**REQUIRED WORK**
Copy out the entire listing precisely.

##############################

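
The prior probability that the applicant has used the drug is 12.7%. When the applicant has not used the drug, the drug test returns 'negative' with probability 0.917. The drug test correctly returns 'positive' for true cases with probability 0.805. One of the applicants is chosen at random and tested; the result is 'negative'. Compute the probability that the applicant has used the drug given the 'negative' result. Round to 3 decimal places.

P(H | E) ≈ 0.030

Let H be the event that the applicant has used the drug. P(H) = 0.127, so P(¬H) = 0.873. With E the 'negative' result, P(E|H) = 0.195 and P(E|¬H) = 0.917.
P(E) = 0.195·0.127 + 0.917·0.873 = 0.024765 + 0.80054 = 0.82531.
By Bayes' theorem, P(H|E) = 0.024765 / 0.82531 = 0.030.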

##############################

**OUTPUT OF THE TASK**
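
The prior probability that the applicant has used the drug is 12.7%. When the applicant has not used the drug, the drug test returns 'negative' with probability 0.917. The drug test correctly returns 'positive' for true cases with probability 0.805. One of the applicants is chosen at random and tested; the result is 'negative'. Compute the probability that the applicant has used the drug given the 'negative' result. Round to 3 decimal places.

P(H | E) ≈ 0.030

Let H be the event that the applicant has used the drug. P(H) = 0.127, so P(¬H) = 0.873. With E the 'negative' result, P(E|H) = 0.195 and P(E|¬H) = 0.917.
P(E) = 0.195·0.127 + 0.917·0.873 = 0.024765 + 0.80054 = 0.82531.
By Bayes' theorem, P(H|E) = 0.024765 / 0.82531 = 0.030.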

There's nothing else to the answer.